### [WORK REQUIRED]
Would you output the entries below only from the line containing "Apply the Wilcoxon" through the line containing "p-value at alpha = 0.1.", exactly as they stand and with both ends included?

Records excerpted from a collection
□ □ □ □
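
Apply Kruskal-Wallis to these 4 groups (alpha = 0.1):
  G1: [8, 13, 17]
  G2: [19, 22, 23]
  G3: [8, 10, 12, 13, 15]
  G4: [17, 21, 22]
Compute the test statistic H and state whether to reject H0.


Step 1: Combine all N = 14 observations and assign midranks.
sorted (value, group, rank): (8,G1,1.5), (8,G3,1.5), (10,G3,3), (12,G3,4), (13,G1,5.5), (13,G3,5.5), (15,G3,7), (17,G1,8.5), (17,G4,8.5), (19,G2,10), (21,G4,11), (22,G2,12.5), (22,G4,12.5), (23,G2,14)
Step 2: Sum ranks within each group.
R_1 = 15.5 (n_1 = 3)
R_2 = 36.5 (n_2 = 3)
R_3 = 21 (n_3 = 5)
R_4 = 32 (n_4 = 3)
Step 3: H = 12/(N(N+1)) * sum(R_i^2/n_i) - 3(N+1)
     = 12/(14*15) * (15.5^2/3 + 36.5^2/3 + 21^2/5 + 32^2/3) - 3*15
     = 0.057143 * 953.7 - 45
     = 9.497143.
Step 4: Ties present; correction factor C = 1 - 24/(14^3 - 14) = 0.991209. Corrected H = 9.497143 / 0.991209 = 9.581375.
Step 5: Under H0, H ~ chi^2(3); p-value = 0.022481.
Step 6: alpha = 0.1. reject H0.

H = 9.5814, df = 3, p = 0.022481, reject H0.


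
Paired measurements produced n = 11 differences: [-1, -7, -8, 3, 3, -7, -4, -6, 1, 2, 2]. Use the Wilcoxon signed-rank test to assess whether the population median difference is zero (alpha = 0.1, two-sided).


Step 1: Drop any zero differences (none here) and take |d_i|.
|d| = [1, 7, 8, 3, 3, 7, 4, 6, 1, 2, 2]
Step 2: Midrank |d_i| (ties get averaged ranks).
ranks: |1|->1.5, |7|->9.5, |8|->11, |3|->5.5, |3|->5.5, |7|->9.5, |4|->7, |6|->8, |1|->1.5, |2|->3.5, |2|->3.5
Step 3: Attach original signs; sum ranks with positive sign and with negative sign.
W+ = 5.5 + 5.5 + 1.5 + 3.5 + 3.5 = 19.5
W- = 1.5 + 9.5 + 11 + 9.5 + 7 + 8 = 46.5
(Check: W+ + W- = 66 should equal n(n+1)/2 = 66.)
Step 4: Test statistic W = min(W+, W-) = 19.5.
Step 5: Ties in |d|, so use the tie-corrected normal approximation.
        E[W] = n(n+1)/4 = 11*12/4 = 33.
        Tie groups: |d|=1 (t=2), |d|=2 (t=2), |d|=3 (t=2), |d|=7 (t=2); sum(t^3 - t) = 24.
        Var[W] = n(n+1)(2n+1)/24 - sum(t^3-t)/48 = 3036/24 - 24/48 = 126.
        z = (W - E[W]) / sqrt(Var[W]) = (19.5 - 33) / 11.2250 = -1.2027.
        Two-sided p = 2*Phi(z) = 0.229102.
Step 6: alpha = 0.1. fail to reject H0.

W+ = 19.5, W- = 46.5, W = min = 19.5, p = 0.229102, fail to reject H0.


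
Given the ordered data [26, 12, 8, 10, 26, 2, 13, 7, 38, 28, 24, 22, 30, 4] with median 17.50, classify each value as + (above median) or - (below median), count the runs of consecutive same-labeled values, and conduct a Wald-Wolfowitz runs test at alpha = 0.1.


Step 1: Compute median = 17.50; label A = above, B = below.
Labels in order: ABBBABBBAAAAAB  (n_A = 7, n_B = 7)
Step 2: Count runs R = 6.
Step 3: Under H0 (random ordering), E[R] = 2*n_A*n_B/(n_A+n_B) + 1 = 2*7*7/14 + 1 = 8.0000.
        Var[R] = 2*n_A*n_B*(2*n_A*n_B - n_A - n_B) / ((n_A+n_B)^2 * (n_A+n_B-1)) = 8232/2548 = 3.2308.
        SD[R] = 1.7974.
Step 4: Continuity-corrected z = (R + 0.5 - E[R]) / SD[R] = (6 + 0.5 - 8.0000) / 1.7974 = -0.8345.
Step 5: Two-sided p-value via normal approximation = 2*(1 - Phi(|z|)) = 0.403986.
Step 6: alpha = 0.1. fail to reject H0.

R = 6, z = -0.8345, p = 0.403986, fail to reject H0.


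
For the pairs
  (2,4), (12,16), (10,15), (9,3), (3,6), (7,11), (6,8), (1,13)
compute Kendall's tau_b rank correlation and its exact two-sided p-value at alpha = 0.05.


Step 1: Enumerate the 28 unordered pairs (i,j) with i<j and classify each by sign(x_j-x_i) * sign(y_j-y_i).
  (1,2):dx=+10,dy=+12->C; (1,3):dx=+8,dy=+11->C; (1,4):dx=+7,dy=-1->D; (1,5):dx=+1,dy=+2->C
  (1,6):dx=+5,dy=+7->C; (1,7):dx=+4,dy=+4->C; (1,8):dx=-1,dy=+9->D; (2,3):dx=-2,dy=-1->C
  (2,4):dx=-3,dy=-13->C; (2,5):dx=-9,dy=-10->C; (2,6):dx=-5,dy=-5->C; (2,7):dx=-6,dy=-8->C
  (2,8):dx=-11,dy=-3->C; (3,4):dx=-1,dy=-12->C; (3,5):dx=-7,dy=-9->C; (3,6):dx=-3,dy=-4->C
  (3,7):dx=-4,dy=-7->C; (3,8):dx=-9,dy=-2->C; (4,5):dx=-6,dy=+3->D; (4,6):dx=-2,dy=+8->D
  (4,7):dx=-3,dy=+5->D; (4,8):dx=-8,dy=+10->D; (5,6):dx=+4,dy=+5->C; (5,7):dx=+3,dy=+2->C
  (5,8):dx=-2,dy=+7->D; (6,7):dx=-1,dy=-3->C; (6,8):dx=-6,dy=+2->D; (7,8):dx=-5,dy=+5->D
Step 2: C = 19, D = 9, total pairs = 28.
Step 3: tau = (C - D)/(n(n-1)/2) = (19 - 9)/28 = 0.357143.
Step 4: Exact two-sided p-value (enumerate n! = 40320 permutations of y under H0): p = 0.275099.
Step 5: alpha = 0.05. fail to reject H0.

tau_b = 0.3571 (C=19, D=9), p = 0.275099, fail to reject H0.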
□ □ □ □
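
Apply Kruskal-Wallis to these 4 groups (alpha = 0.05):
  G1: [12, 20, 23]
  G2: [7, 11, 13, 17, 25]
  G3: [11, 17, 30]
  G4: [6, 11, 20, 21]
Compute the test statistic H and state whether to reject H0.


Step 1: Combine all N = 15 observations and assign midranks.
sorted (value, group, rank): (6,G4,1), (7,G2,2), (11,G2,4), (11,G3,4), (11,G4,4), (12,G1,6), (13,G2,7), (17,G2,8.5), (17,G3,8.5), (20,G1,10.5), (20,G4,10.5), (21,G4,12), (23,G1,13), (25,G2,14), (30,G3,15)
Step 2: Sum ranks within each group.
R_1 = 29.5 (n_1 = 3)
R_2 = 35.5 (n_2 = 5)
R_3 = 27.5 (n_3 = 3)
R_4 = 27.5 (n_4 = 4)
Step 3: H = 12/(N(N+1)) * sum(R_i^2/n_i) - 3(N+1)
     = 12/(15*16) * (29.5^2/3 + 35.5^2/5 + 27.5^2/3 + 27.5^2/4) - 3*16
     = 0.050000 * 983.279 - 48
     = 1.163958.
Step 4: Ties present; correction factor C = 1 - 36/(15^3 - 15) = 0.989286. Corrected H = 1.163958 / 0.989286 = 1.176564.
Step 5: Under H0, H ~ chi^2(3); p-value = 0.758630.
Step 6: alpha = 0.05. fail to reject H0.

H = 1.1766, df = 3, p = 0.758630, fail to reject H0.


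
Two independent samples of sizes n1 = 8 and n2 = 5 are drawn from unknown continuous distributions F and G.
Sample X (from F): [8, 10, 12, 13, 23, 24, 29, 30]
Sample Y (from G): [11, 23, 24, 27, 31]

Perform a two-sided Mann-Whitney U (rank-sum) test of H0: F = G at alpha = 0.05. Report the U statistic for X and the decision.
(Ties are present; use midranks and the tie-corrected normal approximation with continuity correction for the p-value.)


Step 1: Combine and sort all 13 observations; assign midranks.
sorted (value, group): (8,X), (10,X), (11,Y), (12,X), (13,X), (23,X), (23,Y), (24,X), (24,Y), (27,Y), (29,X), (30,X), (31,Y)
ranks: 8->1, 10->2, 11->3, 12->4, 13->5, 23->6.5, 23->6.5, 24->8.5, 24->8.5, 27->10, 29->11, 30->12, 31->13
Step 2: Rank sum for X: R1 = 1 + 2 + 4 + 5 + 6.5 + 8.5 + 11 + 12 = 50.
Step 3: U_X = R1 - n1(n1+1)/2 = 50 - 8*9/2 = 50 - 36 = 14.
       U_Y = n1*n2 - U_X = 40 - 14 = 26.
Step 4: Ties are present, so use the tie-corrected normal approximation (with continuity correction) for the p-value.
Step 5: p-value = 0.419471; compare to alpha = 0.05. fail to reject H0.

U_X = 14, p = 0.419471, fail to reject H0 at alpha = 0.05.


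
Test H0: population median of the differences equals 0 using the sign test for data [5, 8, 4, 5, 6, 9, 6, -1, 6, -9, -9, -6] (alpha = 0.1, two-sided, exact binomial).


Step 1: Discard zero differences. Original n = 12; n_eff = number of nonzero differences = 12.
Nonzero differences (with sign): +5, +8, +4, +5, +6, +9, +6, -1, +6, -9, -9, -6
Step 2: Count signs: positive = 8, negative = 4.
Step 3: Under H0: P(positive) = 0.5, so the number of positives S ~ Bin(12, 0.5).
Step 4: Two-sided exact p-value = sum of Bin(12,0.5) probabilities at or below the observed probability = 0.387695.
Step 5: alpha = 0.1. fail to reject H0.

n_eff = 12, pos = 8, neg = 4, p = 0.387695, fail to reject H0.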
□ □ □ □
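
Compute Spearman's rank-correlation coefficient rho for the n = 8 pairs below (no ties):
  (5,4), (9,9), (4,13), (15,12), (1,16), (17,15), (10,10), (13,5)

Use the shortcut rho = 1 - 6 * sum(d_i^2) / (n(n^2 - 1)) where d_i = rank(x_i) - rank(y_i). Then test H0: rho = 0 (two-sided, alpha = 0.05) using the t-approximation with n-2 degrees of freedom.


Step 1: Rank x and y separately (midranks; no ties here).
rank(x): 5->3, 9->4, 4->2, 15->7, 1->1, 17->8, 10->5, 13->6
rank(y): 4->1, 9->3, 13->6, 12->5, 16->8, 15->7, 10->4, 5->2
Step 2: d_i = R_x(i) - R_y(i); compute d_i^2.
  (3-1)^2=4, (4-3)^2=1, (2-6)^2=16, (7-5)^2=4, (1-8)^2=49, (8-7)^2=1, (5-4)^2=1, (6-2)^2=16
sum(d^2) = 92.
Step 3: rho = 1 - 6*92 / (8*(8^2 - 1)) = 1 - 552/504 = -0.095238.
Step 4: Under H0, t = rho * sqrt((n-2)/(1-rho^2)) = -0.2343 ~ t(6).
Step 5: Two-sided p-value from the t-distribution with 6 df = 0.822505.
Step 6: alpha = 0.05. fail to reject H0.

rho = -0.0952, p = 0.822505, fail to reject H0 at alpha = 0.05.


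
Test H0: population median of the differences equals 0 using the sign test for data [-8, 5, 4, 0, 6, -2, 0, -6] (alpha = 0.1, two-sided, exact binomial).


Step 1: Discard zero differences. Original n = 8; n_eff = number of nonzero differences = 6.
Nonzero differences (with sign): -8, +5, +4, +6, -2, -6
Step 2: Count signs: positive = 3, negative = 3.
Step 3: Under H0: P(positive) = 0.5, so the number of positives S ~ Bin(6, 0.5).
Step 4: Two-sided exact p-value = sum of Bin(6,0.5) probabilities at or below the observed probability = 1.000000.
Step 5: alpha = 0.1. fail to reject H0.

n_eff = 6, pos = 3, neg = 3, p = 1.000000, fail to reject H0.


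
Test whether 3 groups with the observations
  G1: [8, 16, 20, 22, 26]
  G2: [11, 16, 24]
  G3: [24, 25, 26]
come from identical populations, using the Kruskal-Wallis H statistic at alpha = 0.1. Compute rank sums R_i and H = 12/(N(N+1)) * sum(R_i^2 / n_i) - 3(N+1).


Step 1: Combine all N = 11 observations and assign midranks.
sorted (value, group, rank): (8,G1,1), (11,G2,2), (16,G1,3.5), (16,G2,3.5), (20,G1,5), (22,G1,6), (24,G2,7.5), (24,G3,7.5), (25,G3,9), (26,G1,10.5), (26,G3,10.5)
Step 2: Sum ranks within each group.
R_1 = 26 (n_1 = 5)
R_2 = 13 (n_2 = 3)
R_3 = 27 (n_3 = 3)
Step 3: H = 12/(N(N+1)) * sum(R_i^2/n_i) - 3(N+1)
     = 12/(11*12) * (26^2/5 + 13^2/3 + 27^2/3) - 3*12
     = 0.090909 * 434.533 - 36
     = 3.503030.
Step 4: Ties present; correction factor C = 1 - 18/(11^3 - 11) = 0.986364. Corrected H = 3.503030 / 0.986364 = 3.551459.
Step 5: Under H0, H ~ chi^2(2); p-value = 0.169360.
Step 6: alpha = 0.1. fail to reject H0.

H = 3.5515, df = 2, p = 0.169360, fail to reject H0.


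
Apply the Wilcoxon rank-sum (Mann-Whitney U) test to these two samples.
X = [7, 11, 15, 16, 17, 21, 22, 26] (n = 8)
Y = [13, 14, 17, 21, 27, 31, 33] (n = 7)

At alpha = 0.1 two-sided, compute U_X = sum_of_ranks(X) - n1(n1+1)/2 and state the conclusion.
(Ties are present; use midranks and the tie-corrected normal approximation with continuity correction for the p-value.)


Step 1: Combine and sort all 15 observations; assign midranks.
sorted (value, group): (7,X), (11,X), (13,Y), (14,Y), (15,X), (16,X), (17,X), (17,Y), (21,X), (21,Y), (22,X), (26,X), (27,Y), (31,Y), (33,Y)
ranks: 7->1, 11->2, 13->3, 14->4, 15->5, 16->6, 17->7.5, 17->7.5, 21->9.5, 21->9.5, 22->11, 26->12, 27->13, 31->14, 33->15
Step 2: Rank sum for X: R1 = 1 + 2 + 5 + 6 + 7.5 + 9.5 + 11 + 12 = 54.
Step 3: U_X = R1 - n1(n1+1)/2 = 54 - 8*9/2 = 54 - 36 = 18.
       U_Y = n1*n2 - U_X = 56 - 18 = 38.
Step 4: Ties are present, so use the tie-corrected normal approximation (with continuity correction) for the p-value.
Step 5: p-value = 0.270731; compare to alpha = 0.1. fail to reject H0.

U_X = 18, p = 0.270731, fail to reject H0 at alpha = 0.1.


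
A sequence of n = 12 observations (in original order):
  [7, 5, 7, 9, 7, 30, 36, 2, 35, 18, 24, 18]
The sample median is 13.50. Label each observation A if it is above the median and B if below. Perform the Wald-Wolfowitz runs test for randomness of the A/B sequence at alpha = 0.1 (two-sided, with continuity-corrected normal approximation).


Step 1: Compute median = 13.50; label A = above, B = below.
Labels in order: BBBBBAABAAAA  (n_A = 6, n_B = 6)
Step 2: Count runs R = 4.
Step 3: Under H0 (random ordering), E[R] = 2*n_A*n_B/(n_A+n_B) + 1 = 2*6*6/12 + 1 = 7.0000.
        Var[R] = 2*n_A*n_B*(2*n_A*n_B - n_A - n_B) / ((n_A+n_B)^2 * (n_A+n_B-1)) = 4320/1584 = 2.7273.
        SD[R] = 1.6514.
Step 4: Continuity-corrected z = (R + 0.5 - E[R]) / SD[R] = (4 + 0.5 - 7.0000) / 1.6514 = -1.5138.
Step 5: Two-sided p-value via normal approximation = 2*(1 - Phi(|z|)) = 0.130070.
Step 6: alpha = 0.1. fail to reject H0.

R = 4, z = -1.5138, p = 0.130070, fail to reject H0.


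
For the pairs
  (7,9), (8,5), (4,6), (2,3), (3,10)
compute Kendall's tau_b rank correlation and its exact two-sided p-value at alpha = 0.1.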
□ □ □ □
### [ANSWER FOR THE TASK]
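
Apply the Wilcoxon rank-sum (Mann-Whitney U) test to these two samples.
X = [7, 11, 15, 16, 17, 21, 22, 26] (n = 8)
Y = [13, 14, 17, 21, 27, 31, 33] (n = 7)

At alpha = 0.1 two-sided, compute U_X = sum_of_ranks(X) - n1(n1+1)/2 and state the conclusion.
(Ties are present; use midranks and the tie-corrected normal approximation with continuity correction for the p-value.)


Step 1: Combine and sort all 15 observations; assign midranks.
sorted (value, group): (7,X), (11,X), (13,Y), (14,Y), (15,X), (16,X), (17,X), (17,Y), (21,X), (21,Y), (22,X), (26,X), (27,Y), (31,Y), (33,Y)
ranks: 7->1, 11->2, 13->3, 14->4, 15->5, 16->6, 17->7.5, 17->7.5, 21->9.5, 21->9.5, 22->11, 26->12, 27->13, 31->14, 33->15
Step 2: Rank sum for X: R1 = 1 + 2 + 5 + 6 + 7.5 + 9.5 + 11 + 12 = 54.
Step 3: U_X = R1 - n1(n1+1)/2 = 54 - 8*9/2 = 54 - 36 = 18.
       U_Y = n1*n2 - U_X = 56 - 18 = 38.
Step 4: Ties are present, so use the tie-corrected normal approximation (with continuity correction) for the p-value.
Step 5: p-value = 0.270731; compare to alpha = 0.1. fail to reject H0.

U_X = 18, p = 0.270731, fail to reject H0 at alpha = 0.1.


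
A sequence of n = 12 observations (in original order):
  [7, 5, 7, 9, 7, 30, 36, 2, 35, 18, 24, 18]
The sample median is 13.50. Label each observation A if it is above the median and B if below. Perform the Wald-Wolfowitz runs test for randomness of the A/B sequence at alpha = 0.1 (two-sided, with continuity-corrected normal approximation).


Step 1: Compute median = 13.50; label A = above, B = below.
Labels in order: BBBBBAABAAAA  (n_A = 6, n_B = 6)
Step 2: Count runs R = 4.
Step 3: Under H0 (random ordering), E[R] = 2*n_A*n_B/(n_A+n_B) + 1 = 2*6*6/12 + 1 = 7.0000.
        Var[R] = 2*n_A*n_B*(2*n_A*n_B - n_A - n_B) / ((n_A+n_B)^2 * (n_A+n_B-1)) = 4320/1584 = 2.7273.
        SD[R] = 1.6514.
Step 4: Continuity-corrected z = (R + 0.5 - E[R]) / SD[R] = (4 + 0.5 - 7.0000) / 1.6514 = -1.5138.
Step 5: Two-sided p-value via normal approximation = 2*(1 - Phi(|z|)) = 0.130070.
Step 6: alpha = 0.1. fail to reject H0.

R = 4, z = -1.5138, p = 0.130070, fail to reject H0.


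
For the pairs
  (7,9), (8,5), (4,6), (2,3), (3,10)
compute Kendall's tau_b rank correlation and its exact two-sided p-value at alpha = 0.1.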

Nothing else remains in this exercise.